Dataset entries:
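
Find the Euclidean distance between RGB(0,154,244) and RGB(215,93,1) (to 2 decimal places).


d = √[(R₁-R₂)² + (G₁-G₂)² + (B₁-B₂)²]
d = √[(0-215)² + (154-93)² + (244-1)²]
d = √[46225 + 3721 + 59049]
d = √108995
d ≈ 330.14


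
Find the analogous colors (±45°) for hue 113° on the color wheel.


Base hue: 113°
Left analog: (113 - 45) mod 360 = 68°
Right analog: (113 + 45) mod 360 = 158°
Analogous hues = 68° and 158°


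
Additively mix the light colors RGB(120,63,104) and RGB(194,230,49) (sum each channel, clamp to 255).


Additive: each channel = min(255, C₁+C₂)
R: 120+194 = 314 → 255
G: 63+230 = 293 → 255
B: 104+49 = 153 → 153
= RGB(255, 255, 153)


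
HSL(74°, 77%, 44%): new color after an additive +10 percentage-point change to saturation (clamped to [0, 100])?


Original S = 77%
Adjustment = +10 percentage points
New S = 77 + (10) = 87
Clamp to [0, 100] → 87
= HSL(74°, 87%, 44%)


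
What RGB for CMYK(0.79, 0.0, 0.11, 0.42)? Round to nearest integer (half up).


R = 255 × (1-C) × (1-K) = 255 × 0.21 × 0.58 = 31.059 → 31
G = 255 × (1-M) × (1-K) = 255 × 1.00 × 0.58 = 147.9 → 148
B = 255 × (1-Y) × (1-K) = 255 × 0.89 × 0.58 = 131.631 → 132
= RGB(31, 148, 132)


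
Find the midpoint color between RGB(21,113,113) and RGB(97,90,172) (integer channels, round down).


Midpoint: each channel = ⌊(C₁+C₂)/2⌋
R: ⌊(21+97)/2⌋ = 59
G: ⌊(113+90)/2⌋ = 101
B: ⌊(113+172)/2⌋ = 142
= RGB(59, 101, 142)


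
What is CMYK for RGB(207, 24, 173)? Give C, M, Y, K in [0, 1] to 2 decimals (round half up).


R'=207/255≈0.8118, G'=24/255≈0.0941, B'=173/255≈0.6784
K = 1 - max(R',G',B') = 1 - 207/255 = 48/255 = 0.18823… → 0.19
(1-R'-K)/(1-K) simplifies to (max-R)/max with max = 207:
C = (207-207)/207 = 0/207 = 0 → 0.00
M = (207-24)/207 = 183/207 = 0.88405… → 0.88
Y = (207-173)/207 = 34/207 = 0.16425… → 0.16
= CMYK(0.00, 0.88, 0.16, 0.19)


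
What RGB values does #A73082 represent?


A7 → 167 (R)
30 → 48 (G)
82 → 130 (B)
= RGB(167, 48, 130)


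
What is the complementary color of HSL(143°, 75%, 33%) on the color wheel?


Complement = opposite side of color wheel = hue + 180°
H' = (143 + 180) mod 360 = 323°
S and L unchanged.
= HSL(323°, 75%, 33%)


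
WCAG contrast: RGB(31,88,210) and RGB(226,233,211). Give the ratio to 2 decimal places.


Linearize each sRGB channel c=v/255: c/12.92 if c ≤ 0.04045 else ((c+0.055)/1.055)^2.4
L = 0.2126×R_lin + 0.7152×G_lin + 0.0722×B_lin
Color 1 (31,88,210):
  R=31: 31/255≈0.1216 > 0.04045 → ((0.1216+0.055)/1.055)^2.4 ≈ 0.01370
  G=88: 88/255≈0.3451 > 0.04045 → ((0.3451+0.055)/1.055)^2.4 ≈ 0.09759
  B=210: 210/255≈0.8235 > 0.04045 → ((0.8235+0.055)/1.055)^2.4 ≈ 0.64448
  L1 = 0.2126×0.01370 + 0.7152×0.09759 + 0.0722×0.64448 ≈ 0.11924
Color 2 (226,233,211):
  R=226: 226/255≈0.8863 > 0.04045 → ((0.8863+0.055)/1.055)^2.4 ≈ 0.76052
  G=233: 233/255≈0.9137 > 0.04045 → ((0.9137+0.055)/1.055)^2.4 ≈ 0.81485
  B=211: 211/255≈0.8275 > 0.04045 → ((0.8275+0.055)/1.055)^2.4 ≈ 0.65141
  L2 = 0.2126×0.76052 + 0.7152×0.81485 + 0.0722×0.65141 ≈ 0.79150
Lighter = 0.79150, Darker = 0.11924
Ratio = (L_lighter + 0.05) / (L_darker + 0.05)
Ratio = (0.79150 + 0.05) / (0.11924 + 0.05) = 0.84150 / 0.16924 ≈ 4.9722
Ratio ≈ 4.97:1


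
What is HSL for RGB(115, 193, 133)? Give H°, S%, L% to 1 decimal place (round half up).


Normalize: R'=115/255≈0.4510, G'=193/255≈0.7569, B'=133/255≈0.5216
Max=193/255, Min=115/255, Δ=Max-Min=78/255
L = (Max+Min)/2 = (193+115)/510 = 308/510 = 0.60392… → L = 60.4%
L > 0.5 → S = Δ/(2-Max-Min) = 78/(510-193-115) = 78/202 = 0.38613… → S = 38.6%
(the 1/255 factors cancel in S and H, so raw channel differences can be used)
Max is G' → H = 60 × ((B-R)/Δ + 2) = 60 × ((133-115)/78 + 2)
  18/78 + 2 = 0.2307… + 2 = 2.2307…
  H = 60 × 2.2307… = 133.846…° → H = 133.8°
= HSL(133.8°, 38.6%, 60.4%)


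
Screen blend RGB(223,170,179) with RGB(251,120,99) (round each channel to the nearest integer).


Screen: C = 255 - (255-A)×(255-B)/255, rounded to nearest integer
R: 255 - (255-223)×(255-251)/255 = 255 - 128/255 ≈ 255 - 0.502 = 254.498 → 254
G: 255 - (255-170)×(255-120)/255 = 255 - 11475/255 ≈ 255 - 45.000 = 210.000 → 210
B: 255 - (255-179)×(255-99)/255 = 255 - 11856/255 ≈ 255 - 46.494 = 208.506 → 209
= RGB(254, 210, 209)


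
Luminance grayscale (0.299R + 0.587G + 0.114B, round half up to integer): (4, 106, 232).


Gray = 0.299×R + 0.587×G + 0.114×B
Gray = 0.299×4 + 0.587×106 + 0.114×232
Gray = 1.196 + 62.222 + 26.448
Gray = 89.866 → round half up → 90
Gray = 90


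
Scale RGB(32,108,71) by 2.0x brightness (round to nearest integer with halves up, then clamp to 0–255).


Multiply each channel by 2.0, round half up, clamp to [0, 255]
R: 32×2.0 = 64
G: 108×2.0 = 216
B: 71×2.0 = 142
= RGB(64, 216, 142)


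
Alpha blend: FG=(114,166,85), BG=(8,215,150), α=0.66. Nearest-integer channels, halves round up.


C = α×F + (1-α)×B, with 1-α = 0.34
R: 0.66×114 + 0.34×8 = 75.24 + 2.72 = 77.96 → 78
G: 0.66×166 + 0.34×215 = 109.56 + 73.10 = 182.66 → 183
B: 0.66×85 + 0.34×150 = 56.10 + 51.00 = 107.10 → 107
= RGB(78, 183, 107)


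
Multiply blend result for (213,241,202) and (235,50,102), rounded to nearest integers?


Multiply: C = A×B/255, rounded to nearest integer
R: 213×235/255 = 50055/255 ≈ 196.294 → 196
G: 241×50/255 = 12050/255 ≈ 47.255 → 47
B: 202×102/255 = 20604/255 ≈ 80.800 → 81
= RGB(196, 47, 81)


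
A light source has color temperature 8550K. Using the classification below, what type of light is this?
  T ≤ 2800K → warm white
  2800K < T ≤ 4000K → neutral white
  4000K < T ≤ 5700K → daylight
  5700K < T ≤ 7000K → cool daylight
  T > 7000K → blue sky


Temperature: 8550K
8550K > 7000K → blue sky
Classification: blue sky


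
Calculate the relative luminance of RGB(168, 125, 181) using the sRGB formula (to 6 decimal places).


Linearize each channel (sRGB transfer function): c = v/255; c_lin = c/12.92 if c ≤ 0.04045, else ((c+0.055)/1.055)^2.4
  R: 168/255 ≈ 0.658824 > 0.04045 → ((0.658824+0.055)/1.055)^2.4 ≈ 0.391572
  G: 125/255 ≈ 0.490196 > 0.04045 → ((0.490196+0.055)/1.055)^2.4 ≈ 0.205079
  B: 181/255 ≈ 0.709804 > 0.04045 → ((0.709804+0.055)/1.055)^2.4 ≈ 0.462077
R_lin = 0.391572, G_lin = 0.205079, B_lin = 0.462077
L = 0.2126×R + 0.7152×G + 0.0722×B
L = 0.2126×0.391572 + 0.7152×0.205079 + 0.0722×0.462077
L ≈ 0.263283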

--

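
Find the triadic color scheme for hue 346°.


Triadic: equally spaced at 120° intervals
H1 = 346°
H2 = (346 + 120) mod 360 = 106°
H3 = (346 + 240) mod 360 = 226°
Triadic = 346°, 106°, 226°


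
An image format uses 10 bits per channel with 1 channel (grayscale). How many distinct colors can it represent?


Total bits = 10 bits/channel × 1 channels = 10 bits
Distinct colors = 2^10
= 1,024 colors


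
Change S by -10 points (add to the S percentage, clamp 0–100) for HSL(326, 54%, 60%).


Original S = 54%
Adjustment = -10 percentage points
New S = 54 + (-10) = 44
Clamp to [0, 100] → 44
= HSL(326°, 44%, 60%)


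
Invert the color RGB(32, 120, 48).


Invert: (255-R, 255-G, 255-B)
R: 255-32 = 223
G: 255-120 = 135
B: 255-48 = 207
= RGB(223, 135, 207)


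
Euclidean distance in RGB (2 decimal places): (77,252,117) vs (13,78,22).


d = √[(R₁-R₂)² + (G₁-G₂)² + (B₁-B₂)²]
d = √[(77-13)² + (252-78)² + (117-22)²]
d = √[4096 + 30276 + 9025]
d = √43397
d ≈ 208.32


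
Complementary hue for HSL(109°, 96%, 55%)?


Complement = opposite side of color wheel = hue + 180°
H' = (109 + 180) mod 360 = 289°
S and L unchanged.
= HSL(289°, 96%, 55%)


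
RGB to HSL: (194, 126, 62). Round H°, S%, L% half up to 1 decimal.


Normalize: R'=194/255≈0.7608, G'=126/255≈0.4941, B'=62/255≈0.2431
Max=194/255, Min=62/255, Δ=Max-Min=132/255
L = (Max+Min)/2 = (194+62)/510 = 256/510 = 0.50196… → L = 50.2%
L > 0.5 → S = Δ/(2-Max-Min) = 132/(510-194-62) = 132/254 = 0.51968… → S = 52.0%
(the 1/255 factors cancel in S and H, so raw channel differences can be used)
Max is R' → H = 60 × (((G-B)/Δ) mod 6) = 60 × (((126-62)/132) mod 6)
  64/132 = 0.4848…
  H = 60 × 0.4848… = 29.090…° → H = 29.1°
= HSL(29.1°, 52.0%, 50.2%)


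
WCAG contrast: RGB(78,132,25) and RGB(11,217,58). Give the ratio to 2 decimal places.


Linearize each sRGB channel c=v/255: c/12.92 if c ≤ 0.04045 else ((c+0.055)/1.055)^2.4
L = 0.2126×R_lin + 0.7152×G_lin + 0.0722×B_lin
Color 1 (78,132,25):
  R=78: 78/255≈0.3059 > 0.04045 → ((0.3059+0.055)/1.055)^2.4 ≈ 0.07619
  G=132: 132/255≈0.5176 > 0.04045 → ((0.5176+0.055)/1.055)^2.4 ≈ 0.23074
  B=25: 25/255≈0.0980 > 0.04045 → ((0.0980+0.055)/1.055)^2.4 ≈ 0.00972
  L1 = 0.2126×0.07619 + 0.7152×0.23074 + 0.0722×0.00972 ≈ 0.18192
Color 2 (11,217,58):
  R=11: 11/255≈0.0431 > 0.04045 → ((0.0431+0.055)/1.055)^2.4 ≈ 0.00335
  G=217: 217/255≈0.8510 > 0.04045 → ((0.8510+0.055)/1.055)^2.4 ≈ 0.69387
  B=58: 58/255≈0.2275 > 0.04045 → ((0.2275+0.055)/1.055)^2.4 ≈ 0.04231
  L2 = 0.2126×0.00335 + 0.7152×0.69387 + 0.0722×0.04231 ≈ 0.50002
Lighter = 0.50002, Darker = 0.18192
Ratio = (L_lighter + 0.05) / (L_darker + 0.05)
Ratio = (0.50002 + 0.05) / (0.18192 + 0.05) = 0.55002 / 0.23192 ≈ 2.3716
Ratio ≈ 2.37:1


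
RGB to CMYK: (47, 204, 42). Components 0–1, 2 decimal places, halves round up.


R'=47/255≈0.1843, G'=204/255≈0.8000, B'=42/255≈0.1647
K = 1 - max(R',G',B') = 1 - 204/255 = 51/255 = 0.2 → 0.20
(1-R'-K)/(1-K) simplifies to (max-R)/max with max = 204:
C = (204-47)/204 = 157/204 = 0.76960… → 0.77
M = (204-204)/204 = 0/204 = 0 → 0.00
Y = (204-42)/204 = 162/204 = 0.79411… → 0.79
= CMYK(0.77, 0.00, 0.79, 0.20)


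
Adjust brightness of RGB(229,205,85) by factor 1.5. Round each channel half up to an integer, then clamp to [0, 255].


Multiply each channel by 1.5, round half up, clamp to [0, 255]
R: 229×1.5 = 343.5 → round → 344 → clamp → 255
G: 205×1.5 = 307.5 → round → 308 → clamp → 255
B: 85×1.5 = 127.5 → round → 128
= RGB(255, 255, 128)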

...

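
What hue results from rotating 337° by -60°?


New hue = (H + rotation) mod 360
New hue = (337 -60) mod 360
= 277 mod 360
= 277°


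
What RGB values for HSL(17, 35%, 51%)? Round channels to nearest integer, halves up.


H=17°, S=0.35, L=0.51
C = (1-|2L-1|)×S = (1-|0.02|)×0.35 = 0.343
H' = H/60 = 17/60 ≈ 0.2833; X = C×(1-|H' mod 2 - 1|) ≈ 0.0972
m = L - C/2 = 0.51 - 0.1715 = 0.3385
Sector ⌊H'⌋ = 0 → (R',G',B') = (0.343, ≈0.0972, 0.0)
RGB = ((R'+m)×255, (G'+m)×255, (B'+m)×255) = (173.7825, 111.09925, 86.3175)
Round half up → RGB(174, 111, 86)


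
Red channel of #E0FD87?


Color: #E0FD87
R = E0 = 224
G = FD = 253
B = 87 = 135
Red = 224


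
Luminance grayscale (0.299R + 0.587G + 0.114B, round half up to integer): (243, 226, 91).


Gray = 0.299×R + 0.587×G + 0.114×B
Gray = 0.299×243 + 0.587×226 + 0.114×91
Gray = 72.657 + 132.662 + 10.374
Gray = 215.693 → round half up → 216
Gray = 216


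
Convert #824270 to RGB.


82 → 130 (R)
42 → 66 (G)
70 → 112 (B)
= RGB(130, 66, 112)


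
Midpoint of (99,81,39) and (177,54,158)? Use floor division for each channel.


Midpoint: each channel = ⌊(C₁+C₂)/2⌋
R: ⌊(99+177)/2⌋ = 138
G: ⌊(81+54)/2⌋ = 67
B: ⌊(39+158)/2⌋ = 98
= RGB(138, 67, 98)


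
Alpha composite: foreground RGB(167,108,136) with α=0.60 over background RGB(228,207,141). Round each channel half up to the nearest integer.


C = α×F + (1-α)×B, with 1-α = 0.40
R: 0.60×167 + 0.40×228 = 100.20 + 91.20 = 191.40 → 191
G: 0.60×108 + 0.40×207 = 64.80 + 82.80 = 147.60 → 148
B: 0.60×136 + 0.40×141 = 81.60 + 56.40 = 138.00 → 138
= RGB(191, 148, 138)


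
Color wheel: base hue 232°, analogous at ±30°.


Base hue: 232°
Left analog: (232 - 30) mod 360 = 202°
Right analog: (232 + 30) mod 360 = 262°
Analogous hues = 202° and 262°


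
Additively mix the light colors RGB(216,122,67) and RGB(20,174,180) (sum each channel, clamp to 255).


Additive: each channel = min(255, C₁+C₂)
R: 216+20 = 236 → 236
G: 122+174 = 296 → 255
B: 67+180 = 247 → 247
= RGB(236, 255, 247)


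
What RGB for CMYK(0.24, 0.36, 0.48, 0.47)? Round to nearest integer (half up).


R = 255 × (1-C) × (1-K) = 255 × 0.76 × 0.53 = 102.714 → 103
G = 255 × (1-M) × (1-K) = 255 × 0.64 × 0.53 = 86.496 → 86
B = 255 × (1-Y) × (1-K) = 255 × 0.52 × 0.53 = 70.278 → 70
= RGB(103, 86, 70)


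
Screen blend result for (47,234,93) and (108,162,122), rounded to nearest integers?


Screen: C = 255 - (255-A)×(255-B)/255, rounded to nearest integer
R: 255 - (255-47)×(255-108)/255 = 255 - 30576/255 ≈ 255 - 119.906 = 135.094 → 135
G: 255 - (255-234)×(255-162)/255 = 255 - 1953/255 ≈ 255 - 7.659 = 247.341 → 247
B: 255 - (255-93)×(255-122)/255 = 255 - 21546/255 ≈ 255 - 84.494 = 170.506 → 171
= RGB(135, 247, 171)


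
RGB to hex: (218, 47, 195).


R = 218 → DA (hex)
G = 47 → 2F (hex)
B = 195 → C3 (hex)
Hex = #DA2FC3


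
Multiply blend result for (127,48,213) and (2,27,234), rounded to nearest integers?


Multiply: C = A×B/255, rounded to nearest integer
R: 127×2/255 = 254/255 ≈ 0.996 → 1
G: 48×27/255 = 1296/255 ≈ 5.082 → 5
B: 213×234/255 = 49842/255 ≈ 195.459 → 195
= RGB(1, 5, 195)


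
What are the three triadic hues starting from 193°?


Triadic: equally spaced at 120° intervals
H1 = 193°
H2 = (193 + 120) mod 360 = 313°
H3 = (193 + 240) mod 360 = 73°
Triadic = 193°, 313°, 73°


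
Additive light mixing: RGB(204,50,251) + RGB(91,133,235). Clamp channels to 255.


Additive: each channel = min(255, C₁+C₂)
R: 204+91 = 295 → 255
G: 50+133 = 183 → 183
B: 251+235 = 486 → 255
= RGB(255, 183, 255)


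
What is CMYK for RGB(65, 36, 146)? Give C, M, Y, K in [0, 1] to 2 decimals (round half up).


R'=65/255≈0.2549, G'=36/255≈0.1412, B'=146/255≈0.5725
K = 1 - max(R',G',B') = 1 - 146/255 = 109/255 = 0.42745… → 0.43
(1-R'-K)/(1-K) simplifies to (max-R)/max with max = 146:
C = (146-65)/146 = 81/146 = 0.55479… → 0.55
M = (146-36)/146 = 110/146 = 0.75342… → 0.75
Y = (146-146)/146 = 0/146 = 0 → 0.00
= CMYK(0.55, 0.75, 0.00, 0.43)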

- [Exercise description]: Return only the number of lines in the entries that contain the string "daylight".

- [Answer below]: 2